# TASK DETAILS:
I would like every entry below written out exactly.

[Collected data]
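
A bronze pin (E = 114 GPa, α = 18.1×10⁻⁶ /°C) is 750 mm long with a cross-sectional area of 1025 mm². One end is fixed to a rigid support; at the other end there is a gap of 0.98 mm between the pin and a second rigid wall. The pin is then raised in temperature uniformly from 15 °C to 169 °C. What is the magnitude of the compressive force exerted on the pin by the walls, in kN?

P ≈ 173 kN

If the wall were absent the pin would grow by αΔT L = 18.1×10⁻⁶ × 154 × 750 = 2.091 mm.
The gap closes (δ_free > 0.98 mm) and the wall then resists a further 2.091 − 0.98 = 1.111 mm of expansion.
So σ = E(δ_free − g)/L = 114×10³ × 1.111/750 = 168.8 MPa.
Force on the wall = σA = 168.8 × 1025 mm² = 173 kN.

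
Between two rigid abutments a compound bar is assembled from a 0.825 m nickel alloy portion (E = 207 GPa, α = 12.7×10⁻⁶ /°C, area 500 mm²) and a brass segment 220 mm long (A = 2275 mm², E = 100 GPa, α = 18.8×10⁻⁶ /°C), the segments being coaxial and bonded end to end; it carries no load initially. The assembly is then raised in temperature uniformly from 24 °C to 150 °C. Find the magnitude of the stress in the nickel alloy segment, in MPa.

σ ≈ 412 MPa (compressive)

With the walls removed the bar would change length by δ_free = Σ αᵢΔT Lᵢ = 12.7×10⁻⁶×126×825 + 18.8×10⁻⁶×126×220 = 1.841 mm.
The rigid supports impose zero overall length change; the single axial force P common to all segments must satisfy P Σ Lᵢ/(AᵢEᵢ) = δ_free.
Σ Lᵢ/(AᵢEᵢ) = 825/(500×207×10³) + 220/(2275×100×10³) = 8.938×10⁻⁶ mm/N.
So P = 1.841 / 8.938×10⁻⁶ = 206 kN, compressive.
σ_{nickel alloy} = P / A = 206000 / 500 = 412 MPa.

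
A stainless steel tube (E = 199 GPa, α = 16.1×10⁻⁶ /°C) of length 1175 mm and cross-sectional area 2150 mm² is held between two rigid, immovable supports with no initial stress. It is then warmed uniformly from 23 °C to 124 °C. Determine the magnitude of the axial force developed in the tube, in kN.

Full restraint means ε = 0, so the stress is σ = EαΔT = 199×10³ × 16.1×10⁻⁶ × 101 = 323.6 MPa.
Axial force P = σA = 323.6 × 2150 = 695700 N = 695.7 kN, compressive.

P ≈ 696 kN (compressive)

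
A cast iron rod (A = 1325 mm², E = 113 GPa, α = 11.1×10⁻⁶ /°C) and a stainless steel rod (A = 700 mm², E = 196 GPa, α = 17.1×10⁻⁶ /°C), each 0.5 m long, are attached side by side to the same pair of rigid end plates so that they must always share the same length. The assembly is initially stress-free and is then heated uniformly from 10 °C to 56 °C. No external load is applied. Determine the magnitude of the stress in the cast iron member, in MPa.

The stainless steel has the larger α, so on heating it would change length more than the cast iron if both were free. The rigid plates force a common final length, so the stainless steel is put into compression and the cast iron into tension, with equal and opposite forces P (no external load).
Compatibility of the two members (thermal + elastic change equal): (α₁ − α₂)ΔT = P·[1/(A₁E₁) + 1/(A₂E₂)].
|α₁ − α₂|·ΔT = 6×10⁻⁶ × 46 = 0.000276.
1/(A₁E₁) + 1/(A₂E₂) = 1/(1325×113×10³) + 1/(700×196×10³) = 1.397×10⁻⁸ N⁻¹.
So P = 0.000276 / 1.397×10⁻⁸ = 19.76 kN.
σ_{cast iron} = P/A₁ = 19760/1325 = 14.91 MPa, tensile.

σ ≈ 14.9 MPa (tensile)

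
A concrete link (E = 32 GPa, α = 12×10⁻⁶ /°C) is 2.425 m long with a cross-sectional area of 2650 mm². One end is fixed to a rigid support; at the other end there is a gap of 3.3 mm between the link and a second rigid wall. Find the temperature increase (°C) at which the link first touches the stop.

ΔT ≈ 113 °C

The gap closes when αΔT L = 3.3 mm, since the link is still unstressed at that instant.
ΔT = 3.3 / (12×10⁻⁶ × 2425) = 113.4 °C.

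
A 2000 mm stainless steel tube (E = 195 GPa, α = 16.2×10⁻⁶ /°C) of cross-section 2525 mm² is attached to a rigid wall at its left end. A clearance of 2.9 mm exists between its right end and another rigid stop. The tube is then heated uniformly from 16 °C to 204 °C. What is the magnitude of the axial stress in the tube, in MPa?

σ ≈ 311 MPa (compressive)

Unrestrained expansion: δ_free = αΔT L = 16.2×10⁻⁶ × 188 × 2000 = 6.091 mm.
After closing the 2.9 mm clearance, 6.091 − 2.9 = 3.191 mm of expansion remains to be suppressed by the wall.
Compatibility: PL/(AE) = 3.191 mm, so σ = P/A = E × (3.191/2000) = 311.1 MPa.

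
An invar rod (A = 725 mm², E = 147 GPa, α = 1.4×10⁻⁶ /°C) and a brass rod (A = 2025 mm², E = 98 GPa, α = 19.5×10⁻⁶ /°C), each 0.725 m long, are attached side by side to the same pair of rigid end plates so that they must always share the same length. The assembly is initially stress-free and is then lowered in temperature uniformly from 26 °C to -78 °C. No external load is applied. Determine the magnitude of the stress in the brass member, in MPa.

Equilibrium of a rigid end plate with no external load gives equal and opposite internal forces ±P in the two members. Since α_{brass} > α_{invar}, cooling drives the brass into tension and the invar into compression.
Equating the net (thermal + elastic) strains gives |α₁ − α₂|·ΔT = P·[1/(A₁E₁) + 1/(A₂E₂)].
|α₁ − α₂|·ΔT = 18.1×10⁻⁶ × 104 = 0.001882.
1/(A₁E₁) + 1/(A₂E₂) = 1/(725×147×10³) + 1/(2025×98×10³) = 1.442×10⁻⁸ N⁻¹.
So P = 0.001882 / 1.442×10⁻⁸ = 130.5 kN.
σ_{brass} = P/A₂ = 130500/2025 = 64.46 MPa, tensile.

σ ≈ 64.5 MPa (tensile)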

# EXERCISE OUTPUT:
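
A bronze pin (E = 114 GPa, α = 18.1×10⁻⁶ /°C) is 750 mm long with a cross-sectional area of 1025 mm². One end is fixed to a rigid support; at the other end there is a gap of 0.98 mm between the pin and a second rigid wall. The pin is then raised in temperature uniformly from 15 °C to 169 °C. What is the magnitude of the compressive force exerted on the pin by the walls, in kN?

P ≈ 173 kN

If the wall were absent the pin would grow by αΔT L = 18.1×10⁻⁶ × 154 × 750 = 2.091 mm.
The gap closes (δ_free > 0.98 mm) and the wall then resists a further 2.091 − 0.98 = 1.111 mm of expansion.
So σ = E(δ_free − g)/L = 114×10³ × 1.111/750 = 168.8 MPa.
Force on the wall = σA = 168.8 × 1025 mm² = 173 kN.

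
Between two rigid abutments a compound bar is assembled from a 0.825 m nickel alloy portion (E = 207 GPa, α = 12.7×10⁻⁶ /°C, area 500 mm²) and a brass segment 220 mm long (A = 2275 mm², E = 100 GPa, α = 18.8×10⁻⁶ /°C), the segments being coaxial and bonded end to end; it carries no load initially. The assembly is then raised in temperature uniformly from 24 °C to 150 °C. Find the magnitude of the stress in the nickel alloy segment, in MPa.

σ ≈ 412 MPa (compressive)

With the walls removed the bar would change length by δ_free = Σ αᵢΔT Lᵢ = 12.7×10⁻⁶×126×825 + 18.8×10⁻⁶×126×220 = 1.841 mm.
The rigid supports impose zero overall length change; the single axial force P common to all segments must satisfy P Σ Lᵢ/(AᵢEᵢ) = δ_free.
Σ Lᵢ/(AᵢEᵢ) = 825/(500×207×10³) + 220/(2275×100×10³) = 8.938×10⁻⁶ mm/N.
So P = 1.841 / 8.938×10⁻⁶ = 206 kN, compressive.
σ_{nickel alloy} = P / A = 206000 / 500 = 412 MPa.

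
A stainless steel tube (E = 199 GPa, α = 16.1×10⁻⁶ /°C) of length 1175 mm and cross-sectional area 2150 mm² is held between two rigid, immovable supports with no initial stress. It is then warmed uniformly from 23 °C to 124 °C. Determine the magnitude of the axial force developed in the tube, in kN.

Full restraint means ε = 0, so the stress is σ = EαΔT = 199×10³ × 16.1×10⁻⁶ × 101 = 323.6 MPa.
Axial force P = σA = 323.6 × 2150 = 695700 N = 695.7 kN, compressive.

P ≈ 696 kN (compressive)

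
A cast iron rod (A = 1325 mm², E = 113 GPa, α = 11.1×10⁻⁶ /°C) and a stainless steel rod (A = 700 mm², E = 196 GPa, α = 17.1×10⁻⁶ /°C), each 0.5 m long, are attached side by side to the same pair of rigid end plates so that they must always share the same length. The assembly is initially stress-free and is then heated uniformly from 10 °C to 56 °C. No external load is applied. Determine the magnitude of the stress in the cast iron member, in MPa.

The stainless steel has the larger α, so on heating it would change length more than the cast iron if both were free. The rigid plates force a common final length, so the stainless steel is put into compression and the cast iron into tension, with equal and opposite forces P (no external load).
Compatibility of the two members (thermal + elastic change equal): (α₁ − α₂)ΔT = P·[1/(A₁E₁) + 1/(A₂E₂)].
|α₁ − α₂|·ΔT = 6×10⁻⁶ × 46 = 0.000276.
1/(A₁E₁) + 1/(A₂E₂) = 1/(1325×113×10³) + 1/(700×196×10³) = 1.397×10⁻⁸ N⁻¹.
So P = 0.000276 / 1.397×10⁻⁸ = 19.76 kN.
σ_{cast iron} = P/A₁ = 19760/1325 = 14.91 MPa, tensile.

σ ≈ 14.9 MPa (tensile)

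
A concrete link (E = 32 GPa, α = 12×10⁻⁶ /°C) is 2.425 m long with a cross-sectional area of 2650 mm². One end is fixed to a rigid support; at the other end there is a gap of 3.3 mm between the link and a second rigid wall. Find the temperature increase (°C) at which the link first touches the stop.

ΔT ≈ 113 °C

The gap closes when αΔT L = 3.3 mm, since the link is still unstressed at that instant.
ΔT = 3.3 / (12×10⁻⁶ × 2425) = 113.4 °C.

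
A 2000 mm stainless steel tube (E = 195 GPa, α = 16.2×10⁻⁶ /°C) of cross-section 2525 mm² is attached to a rigid wall at its left end. A clearance of 2.9 mm exists between its right end and another rigid stop. The tube is then heated uniformly from 16 °C to 204 °C. What is the magnitude of the axial stress in the tube, in MPa?

σ ≈ 311 MPa (compressive)

Unrestrained expansion: δ_free = αΔT L = 16.2×10⁻⁶ × 188 × 2000 = 6.091 mm.
After closing the 2.9 mm clearance, 6.091 − 2.9 = 3.191 mm of expansion remains to be suppressed by the wall.
Compatibility: PL/(AE) = 3.191 mm, so σ = P/A = E × (3.191/2000) = 311.1 MPa.

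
An invar rod (A = 725 mm², E = 147 GPa, α = 1.4×10⁻⁶ /°C) and a brass rod (A = 2025 mm², E = 98 GPa, α = 19.5×10⁻⁶ /°C), each 0.725 m long, are attached side by side to the same pair of rigid end plates so that they must always share the same length. The assembly is initially stress-free and is then lowered in temperature uniformly from 26 °C to -78 °C. No external load is applied. Determine the magnitude of the stress in the brass member, in MPa.

Equilibrium of a rigid end plate with no external load gives equal and opposite internal forces ±P in the two members. Since α_{brass} > α_{invar}, cooling drives the brass into tension and the invar into compression.
Equating the net (thermal + elastic) strains gives |α₁ − α₂|·ΔT = P·[1/(A₁E₁) + 1/(A₂E₂)].
|α₁ − α₂|·ΔT = 18.1×10⁻⁶ × 104 = 0.001882.
1/(A₁E₁) + 1/(A₂E₂) = 1/(725×147×10³) + 1/(2025×98×10³) = 1.442×10⁻⁸ N⁻¹.
So P = 0.001882 / 1.442×10⁻⁸ = 130.5 kN.
σ_{brass} = P/A₂ = 130500/2025 = 64.46 MPa, tensile.

σ ≈ 64.5 MPa (tensile)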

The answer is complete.